__Activity__.
Begin with the line in which "During a leg of its journey, 32.4" appears and end with the final line of the entries. Retype each one exactly and add nothing.

++++

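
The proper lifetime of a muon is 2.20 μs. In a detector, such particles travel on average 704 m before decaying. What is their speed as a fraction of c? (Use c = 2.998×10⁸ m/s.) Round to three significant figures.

0.730c

d = βγcτ ⇒ βγ = d/(cτ) = 704.0 m / (659.56 m) = 1.0674.
β = (βγ)/√(1+(βγ)²) = 1.0674/√2.13934 = 0.730.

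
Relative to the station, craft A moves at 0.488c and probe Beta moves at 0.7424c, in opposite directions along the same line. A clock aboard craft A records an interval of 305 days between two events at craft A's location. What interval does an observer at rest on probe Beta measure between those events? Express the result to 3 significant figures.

Transform craft A's velocity into probe Beta's frame: (0.488 + 0.7424)/(1 + 0.488·0.7424) = 1.2304/1.3622912, so the relative speed is 0.90318c.
γ for this relative speed: γ = 1/√(1 − 0.815734) = 2.3296.
The clock on craft A records proper time, so probe Beta measures Δt = γΔτ = 2.3296 × 305 = 711 days.

711 days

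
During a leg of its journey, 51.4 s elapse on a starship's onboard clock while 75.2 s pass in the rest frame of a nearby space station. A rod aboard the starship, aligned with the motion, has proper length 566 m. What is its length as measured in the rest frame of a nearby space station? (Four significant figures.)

From Δt = γΔτ: γ = 75.2/51.4 = 1.46304.
L = L₀/γ = 566/1.46304 = 386.9 m.

386.9 m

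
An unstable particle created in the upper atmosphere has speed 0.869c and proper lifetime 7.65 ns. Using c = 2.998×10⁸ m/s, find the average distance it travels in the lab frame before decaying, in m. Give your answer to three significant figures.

β² = 0.755161, so γ = 1/√0.244839 = 2.021.
Lab-frame lifetime: Δt = γτ = 2.021 × 7.65 ns = 15.461 ns.
Distance: d = vΔt = 0.869 × 2.998×10⁸ m/s × 1.5461×10^-8 s = 4.03 m.

4.03 m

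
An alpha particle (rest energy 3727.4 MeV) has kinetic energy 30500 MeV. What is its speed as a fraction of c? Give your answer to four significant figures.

0.9941c

γ = 1 + K/(mc²) = 1 + 30500/3727.4 = 9.1826.
β = √(1 − 1/γ²) = √(1 − 0.0118596) = √0.9881404 = 0.9941.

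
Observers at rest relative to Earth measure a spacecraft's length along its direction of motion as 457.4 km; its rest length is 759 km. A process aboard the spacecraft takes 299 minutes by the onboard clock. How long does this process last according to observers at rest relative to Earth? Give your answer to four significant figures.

496.2 minutes

From L = L₀/γ: γ = 759/457.4 = 1.65938.
Δt = γΔτ = 1.65938 × 299 = 496.2 minutes.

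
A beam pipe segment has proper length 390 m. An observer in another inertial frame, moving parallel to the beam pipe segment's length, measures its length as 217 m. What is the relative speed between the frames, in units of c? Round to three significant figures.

Length contraction gives γ = L₀/L = 390/217 = 1.7972.
β = √(1 − 1/γ²) = √0.690396 = 0.831.

0.831c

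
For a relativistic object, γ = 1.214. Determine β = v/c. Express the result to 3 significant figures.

β = √(1 − 1/γ²) = √(1 − 1/1.473796) = √0.32148 = 0.567.

0.567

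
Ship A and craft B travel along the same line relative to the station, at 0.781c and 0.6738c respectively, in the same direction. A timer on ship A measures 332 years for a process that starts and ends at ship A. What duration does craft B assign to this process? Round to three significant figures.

Transform ship A's velocity into craft B's frame: (0.781 − 0.6738)/(1 − 0.781·0.6738) = 0.1072/0.4737622, so the relative speed is 0.22627c.
γ for this relative speed: γ = 1/√(1 − 0.0511981) = 1.0266.
Ship A's interval is proper; time dilation gives Δt_B = γΔτ = 1.0266 × 332 years = 341 years.

341 years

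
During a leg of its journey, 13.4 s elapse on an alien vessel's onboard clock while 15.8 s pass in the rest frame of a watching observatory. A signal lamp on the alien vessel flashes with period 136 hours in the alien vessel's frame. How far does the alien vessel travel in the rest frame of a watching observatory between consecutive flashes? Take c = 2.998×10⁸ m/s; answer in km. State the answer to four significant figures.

From Δt = γΔτ: γ = 15.8/13.4 = 1.1791.
β = √(1 − 1/γ²) = 0.52983. Lab-frame period = γτ = 1.1791×136 hours = 160.36 hours. Distance = βc × γτ = 0.52983 × 2.998×10⁸ m/s × 577296 s = 9.1699×10^13 m = 9.170×10^10 km.

9.170×10^10 km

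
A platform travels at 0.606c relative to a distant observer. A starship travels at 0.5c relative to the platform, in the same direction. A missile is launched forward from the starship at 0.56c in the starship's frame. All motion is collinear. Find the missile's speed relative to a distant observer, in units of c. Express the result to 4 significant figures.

0.9549c

First combine the missile and starship (S''→S'): u₁ = (0.56 + 0.5)/(1 + 0.56×0.5) = 1.06/1.28 = 0.82812.
Then combine with the platform (S'→S): u = (0.82812 + 0.606)/(1 + 0.82812×0.606) = 1.43412/1.50184072 = 0.95491.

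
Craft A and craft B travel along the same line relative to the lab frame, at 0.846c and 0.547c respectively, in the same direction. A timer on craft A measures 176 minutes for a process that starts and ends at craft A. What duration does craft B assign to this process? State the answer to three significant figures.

212 minutes

The velocity of craft A relative to craft B is (0.846 − 0.547)c / (1 − 0.846×0.547) = 0.55655c; relative speed 0.55655c.
γ for this relative speed: γ = 1/√(1 − 0.309748) = 1.2036.
The clock on craft A records proper time, so craft B measures Δt = γΔτ = 1.2036 × 176 = 212 minutes.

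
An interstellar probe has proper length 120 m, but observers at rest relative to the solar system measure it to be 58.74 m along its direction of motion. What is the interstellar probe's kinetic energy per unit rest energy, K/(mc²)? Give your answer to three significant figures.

1.04

From L = L₀/γ: γ = 120/58.74 = 2.0429.
K/(mc²) = γ − 1 = 2.0429 − 1 = 1.04.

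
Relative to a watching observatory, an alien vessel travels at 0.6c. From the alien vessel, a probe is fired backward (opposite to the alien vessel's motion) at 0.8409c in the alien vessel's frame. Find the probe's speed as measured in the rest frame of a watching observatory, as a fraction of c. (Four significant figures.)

In units of c, u = (u' + v)/(1 + u'v) with u' = −0.8409 and v = 0.6.
Numerator: −0.8409 + 0.6 = −0.2409. Denominator: 1 + (−0.8409)(0.6) = 0.49546.
u = −0.2409/0.49546 = −0.48621, so the speed is 0.4862c.

0.4862c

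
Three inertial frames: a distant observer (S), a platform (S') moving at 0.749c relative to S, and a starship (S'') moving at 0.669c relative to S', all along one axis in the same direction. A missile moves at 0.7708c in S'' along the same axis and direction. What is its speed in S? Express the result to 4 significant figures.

0.9927c

Compose velocities in two stages. Stage 1 (into S'): u₁ = (0.7708+0.669)/(1+0.7708×0.669) = 0.94995.
Stage 2 (into S): u = (0.94995+0.749)/(1+0.94995×0.749) = 0.99266, so the speed is 0.9927c.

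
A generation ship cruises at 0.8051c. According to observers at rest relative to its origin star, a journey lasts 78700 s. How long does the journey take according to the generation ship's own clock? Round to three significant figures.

β² = 0.64818601, so γ = 1/√0.35181399 = 1.6859.
The moving clock records proper time: Δτ = Δt/γ = 78700/1.6859 = 46700 s.

46700 s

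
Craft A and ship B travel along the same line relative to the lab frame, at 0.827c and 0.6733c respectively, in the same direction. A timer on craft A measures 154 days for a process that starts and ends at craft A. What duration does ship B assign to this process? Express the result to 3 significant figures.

164 days

Speed of craft A in ship B's frame: u = (v_A − v_B)/(1 − v_A v_B/c²) = (0.827 − 0.6733)/(1 − 0.827×0.6733) = 0.1537/0.4431809 = 0.34681; |u| = 0.34681c.
At |u| = 0.34681c, γ = (1 − 0.120277)^(−1/2) = 1.0662.
The clock on craft A records proper time, so ship B measures Δt = γΔτ = 1.0662 × 154 = 164 days.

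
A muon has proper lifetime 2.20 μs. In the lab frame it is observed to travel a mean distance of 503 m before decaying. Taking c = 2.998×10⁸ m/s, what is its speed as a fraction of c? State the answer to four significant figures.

d = βγcτ ⇒ βγ = d/(cτ) = 503.0 m / (659.56 m) = 0.76263.
β = (βγ)/√(1+(βγ)²) = 0.76263/√1.581605 = 0.6064.

0.6064c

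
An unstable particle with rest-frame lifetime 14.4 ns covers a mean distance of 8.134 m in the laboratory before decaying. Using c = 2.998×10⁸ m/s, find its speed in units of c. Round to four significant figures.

0.8833c

Let x = d/(cτ) = 8.134 m / (2.998×10⁸ m/s × 1.440×10^-8 s) = 1.8841. Since d = βγcτ, x = βγ = β/√(1−β²).
Solving: β² = x²/(1+x²) = 3.54983/4.54983 = 0.780212, so β = 0.8833.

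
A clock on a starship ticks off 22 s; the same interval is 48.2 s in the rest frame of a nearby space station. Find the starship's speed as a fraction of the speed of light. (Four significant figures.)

γ = Δt/Δτ = 48.2/22 = 2.1909.
β = √(1 − 1/γ²) = √(1 − 0.208331) = √0.791669 = 0.8898.

0.8898c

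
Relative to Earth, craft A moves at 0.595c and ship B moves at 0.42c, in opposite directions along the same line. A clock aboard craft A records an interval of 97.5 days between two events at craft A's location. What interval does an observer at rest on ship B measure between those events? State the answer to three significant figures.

167 days

Speed of craft A in ship B's frame: u = (v_A + v_B)/(1 + v_A v_B/c²) = (0.595 + 0.42)/(1 + 0.595×0.42) = 1.015/1.2499 = 0.81206; |u| = 0.81206c.
γ for this relative speed: γ = 1/√(1 − 0.659441) = 1.7136.
Craft A's interval is proper; time dilation gives Δt_B = γΔτ = 1.7136 × 97.5 days = 167 days.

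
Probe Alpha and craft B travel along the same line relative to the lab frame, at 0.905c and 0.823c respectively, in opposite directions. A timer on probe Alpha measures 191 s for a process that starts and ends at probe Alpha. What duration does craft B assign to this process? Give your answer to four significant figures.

Speed of probe Alpha in craft B's frame: u = (v_A + v_B)/(1 + v_A v_B/c²) = (0.905 + 0.823)/(1 + 0.905×0.823) = 1.728/1.744815 = 0.99036; |u| = 0.99036c.
γ for this relative speed: γ = 1/√(1 − 0.980813) = 7.2193.
Probe Alpha's interval is proper; time dilation gives Δt_B = γΔτ = 7.2193 × 191 s = 1379 s.

1379 s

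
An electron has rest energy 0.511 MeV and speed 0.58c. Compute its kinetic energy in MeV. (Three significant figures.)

0.116 MeV

γ = 1/√(1 − β²) = 1/√(1 − 0.3364) = 1/√0.6636 = 1/0.814616 = 1.22757.
Kinetic energy: K = (γ − 1)mc² = (1.22757 − 1) × 0.511 MeV = 0.22757 × 0.511 = 0.116 MeV.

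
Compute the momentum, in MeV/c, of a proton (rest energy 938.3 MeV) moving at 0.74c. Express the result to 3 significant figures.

With β = 0.74, γ = 1/√(1 − 0.74²) = 1/√0.4524 = 1.4868.
Momentum: p = γβ·mc = 1.4868 × 0.74 × 938.3 MeV/c = 1030 MeV/c.

1030 MeV/c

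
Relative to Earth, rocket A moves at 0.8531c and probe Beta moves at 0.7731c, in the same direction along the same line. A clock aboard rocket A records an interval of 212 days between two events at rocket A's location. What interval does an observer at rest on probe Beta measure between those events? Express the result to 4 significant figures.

Transform rocket A's velocity into probe Beta's frame: (0.8531 − 0.7731)/(1 − 0.8531·0.7731) = 0.08/0.34046839, so the relative speed is 0.23497c.
At |u| = 0.23497c, γ = (1 − 0.0552109)^(−1/2) = 1.0288.
Rocket A's interval is proper; time dilation gives Δt_B = γΔτ = 1.0288 × 212 days = 218.1 days.

218.1 days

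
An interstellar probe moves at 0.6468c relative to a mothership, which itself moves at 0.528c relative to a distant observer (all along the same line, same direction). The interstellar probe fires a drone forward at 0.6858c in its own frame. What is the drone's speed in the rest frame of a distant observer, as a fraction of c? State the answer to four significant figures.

First combine the drone and interstellar probe (S''→S'): u₁ = (0.6858 + 0.6468)/(1 + 0.6858×0.6468) = 1.3326/1.44357544 = 0.92312.
Then combine with the mothership (S'→S): u = (0.92312 + 0.528)/(1 + 0.92312×0.528) = 1.45112/1.48740736 = 0.9756.

0.9756c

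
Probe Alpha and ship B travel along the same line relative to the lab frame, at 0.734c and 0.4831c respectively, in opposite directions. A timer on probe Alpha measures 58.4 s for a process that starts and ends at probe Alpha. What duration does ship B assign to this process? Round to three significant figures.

133 s

The velocity of probe Alpha relative to ship B is (0.734 + 0.4831)c / (1 + 0.734×0.4831) = 0.8985c; relative speed 0.8985c.
γ for this relative speed: γ = 1/√(1 − 0.807302) = 2.278.
The clock on probe Alpha records proper time, so ship B measures Δt = γΔτ = 2.278 × 58.4 = 133 s.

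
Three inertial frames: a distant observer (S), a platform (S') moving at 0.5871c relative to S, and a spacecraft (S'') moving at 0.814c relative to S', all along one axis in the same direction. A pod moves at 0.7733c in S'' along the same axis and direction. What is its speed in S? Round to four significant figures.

Compose velocities in two stages. Stage 1 (into S'): u₁ = (0.7733+0.814)/(1+0.7733×0.814) = 0.97412.
Stage 2 (into S): u = (0.97412+0.5871)/(1+0.97412×0.5871) = 0.9932, so the speed is 0.9932c.

0.9932c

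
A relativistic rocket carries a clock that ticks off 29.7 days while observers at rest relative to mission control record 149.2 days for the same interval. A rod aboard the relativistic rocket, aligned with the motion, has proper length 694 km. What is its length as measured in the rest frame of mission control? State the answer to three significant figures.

From Δt = γΔτ: γ = 149.2/29.7 = 5.02357.
The rod contracts by the same γ: 694 km / 5.02357 = 138 km.

138 km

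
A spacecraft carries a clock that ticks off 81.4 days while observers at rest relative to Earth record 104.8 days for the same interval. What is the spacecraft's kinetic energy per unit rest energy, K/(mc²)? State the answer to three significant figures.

0.287

The time-dilation ratio gives γ = 104.8/81.4 = 1.28747.
K/(mc²) = γ − 1 = 1.28747 − 1 = 0.287.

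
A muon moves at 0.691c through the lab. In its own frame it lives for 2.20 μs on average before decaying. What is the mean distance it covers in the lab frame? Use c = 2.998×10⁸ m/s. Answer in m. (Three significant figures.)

γ = 1/√(1 − β²) = 1/√(1 − 0.477481) = 1/√0.522519 = 1/0.722855 = 1.3834.
Lab-frame lifetime: Δt = γτ = 1.3834 × 2.20 μs = 3.0435 μs.
Distance: d = vΔt = 0.691 × 2.998×10⁸ m/s × 3.0435×10^-6 s = 630 m.

630 m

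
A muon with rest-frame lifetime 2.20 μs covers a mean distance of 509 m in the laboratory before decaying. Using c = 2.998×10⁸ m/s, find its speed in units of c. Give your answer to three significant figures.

Lab distance = (lab lifetime)·v = γτ·βc, so βγ = d/(cτ) = 509.0/(2.998×10⁸ × 2.200×10^-6) = 0.77173.
With βγ = 0.77173: γ² = 1 + (βγ)² = 1.595567, and β = (βγ)/γ = 0.77173/1.26316 = 0.611.

0.611c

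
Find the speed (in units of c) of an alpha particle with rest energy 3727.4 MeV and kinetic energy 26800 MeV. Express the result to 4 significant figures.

γ = 1 + K/(mc²) = 1 + 26800/3727.4 = 8.19.
β = √(1 − 1/γ²) = √(1 − 0.0149084) = √0.9850916 = 0.9925.

0.9925c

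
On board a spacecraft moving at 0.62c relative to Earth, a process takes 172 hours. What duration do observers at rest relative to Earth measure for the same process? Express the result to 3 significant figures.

Lorentz factor: γ = (1 − 0.3844)^(−1/2) = 1.2745.
The onboard clock measures proper time, so the interval in the rest frame of Earth is dilated: Δt = γ·Δτ = 1.2745 × 172 hours = 219 hours.

219 hours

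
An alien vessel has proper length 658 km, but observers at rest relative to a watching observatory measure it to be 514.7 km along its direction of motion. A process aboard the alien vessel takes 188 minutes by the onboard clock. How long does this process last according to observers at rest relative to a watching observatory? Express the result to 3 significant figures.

240 minutes

Length contraction gives γ = L₀/L = 658/514.7 = 1.27841.
The same γ dilates the second interval: 1.27841 × 188 minutes = 240 minutes.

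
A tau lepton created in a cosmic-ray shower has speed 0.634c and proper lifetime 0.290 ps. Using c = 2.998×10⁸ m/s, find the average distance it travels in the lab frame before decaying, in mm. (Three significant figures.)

With β = 0.634, γ = 1/√(1 − 0.634²) = 1/√0.598044 = 1.2931.
Lab-frame lifetime: Δt = γτ = 1.2931 × 0.290 ps = 0.375 ps.
Distance: d = vΔt = 0.634 × 2.998×10⁸ m/s × 3.7500×10^-13 s = 7.13×10^-5 m = 0.0713 mm.

0.0713 mm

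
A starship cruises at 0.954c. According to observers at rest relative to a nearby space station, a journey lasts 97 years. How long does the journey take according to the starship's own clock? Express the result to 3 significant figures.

29.1 years

γ = 1/√(1 − β²) = 1/√(1 − 0.910116) = 1/√0.089884 = 1/0.299807 = 3.3355.
The starship's clock runs slow as seen from a nearby space station, so Δτ = Δt/γ = 97/3.3355 = 29.1 years.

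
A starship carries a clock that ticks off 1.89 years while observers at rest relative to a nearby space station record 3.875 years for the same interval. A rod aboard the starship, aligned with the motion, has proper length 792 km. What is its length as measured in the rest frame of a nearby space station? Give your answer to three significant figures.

386 km

γ = Δt/Δτ = 3.875/1.89 = 2.05026.
The rod contracts by the same γ: 792 km / 2.05026 = 386 km.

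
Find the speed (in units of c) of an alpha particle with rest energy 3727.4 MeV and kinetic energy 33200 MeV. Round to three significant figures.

γ = 1 + K/(mc²) = 1 + 33200/3727.4 = 9.907.
β = √(1 − 1/γ²) = √(1 − 0.0101886) = √0.9898114 = 0.995.

0.995c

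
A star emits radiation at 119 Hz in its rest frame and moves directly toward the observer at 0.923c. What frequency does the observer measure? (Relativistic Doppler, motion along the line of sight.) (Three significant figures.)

595 Hz

Relativistic Doppler (source moving toward): f_obs = f_src · √((1+β)/(1−β)).
With β = 0.923: factor = √(1.923/0.077) = 4.9974.
f_obs = 119 × 4.9974 = 595 Hz.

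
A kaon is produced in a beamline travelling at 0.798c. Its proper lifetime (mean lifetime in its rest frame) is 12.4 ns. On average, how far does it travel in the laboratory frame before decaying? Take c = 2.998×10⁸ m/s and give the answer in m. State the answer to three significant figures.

4.92 m

β² = 0.636804, so γ = 1/√0.363196 = 1.6593.
Lab-frame lifetime: Δt = γτ = 1.6593 × 12.4 ns = 20.575 ns.
Distance: d = vΔt = 0.798 × 2.998×10⁸ m/s × 2.0575×10^-8 s = 4.92 m.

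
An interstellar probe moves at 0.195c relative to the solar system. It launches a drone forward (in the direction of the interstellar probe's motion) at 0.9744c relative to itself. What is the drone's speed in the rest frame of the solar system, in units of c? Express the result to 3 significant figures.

0.983c

In units of c, u = (u' + v)/(1 + u'v) with u' = 0.9744 and v = 0.195.
Numerator: 0.9744 + 0.195 = 1.1694. Denominator: 1 + (0.9744)(0.195) = 1.190008.
u = 1.1694/1.190008 = 0.98268, so the speed is 0.983c.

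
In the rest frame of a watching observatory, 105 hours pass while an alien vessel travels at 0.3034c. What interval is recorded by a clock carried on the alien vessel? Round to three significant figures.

100 hours

With β = 0.3034, γ = 1/√(1 − 0.3034²) = 1/√0.90794844 = 1.0495.
The moving clock records proper time: Δτ = Δt/γ = 105/1.0495 = 100 hours.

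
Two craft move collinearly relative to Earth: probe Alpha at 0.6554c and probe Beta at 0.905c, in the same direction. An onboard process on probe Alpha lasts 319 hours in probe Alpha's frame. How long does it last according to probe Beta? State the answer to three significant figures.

404 hours

Speed of probe Alpha in probe Beta's frame: u = (v_A − v_B)/(1 − v_A v_B/c²) = (0.6554 − 0.905)/(1 − 0.6554×0.905) = −0.2496/0.406863 = −0.61347; |u| = 0.61347c.
At |u| = 0.61347c, γ = (1 − 0.376345)^(−1/2) = 1.2663.
Probe Alpha's interval is proper; time dilation gives Δt_B = γΔτ = 1.2663 × 319 hours = 404 hours.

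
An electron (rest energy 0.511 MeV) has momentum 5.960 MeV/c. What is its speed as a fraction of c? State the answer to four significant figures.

0.9963c

pc/(mc²) = 5.960/0.511 = 11.663 = βγ = β/√(1−β²).
So β² = x²/(1 + x²) with x = 11.663: x² = 136.026, β² = 136.026/137.026 = 0.992702, β = 0.9963.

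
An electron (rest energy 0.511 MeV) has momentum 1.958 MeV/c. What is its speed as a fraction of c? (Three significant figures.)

βγ = pc/(mc²) = 1.958/0.511 = 3.8317.
Since γ² = 1 + (βγ)² = 15.6819, γ = √15.6819 = 3.96004, and β = (βγ)/γ = 3.8317/3.96004 = 0.968.

0.968c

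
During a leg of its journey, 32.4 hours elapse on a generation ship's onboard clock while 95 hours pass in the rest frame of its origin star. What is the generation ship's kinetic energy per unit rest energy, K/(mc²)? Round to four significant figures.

γ = Δt/Δτ = 95/32.4 = 2.9321.
Since K = (γ−1)mc², K/(mc²) = 2.9321 − 1 = 1.932.

1.932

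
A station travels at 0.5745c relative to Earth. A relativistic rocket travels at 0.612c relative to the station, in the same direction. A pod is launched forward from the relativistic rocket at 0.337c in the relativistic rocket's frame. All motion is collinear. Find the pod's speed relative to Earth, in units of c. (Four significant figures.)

First combine the pod and relativistic rocket (S''→S'): u₁ = (0.337 + 0.612)/(1 + 0.337×0.612) = 0.949/1.206244 = 0.78674.
Then combine with the station (S'→S): u = (0.78674 + 0.5745)/(1 + 0.78674×0.5745) = 1.36124/1.45198213 = 0.9375.

0.9375c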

++++

__Response__.
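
During a leg of its journey, 32.4 hours elapse on a generation ship's onboard clock while 95 hours pass in the rest frame of its origin star. What is the generation ship's kinetic energy per unit rest energy, K/(mc²)? Round to four significant figures.

γ = Δt/Δτ = 95/32.4 = 2.9321.
Since K = (γ−1)mc², K/(mc²) = 2.9321 − 1 = 1.932.

1.932

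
A station travels at 0.5745c relative to Earth. A relativistic rocket travels at 0.612c relative to the station, in the same direction. A pod is launched forward from the relativistic rocket at 0.337c in the relativistic rocket's frame. All motion is collinear. Find the pod's speed relative to Earth, in units of c. (Four significant figures.)

First combine the pod and relativistic rocket (S''→S'): u₁ = (0.337 + 0.612)/(1 + 0.337×0.612) = 0.949/1.206244 = 0.78674.
Then combine with the station (S'→S): u = (0.78674 + 0.5745)/(1 + 0.78674×0.5745) = 1.36124/1.45198213 = 0.9375.

0.9375c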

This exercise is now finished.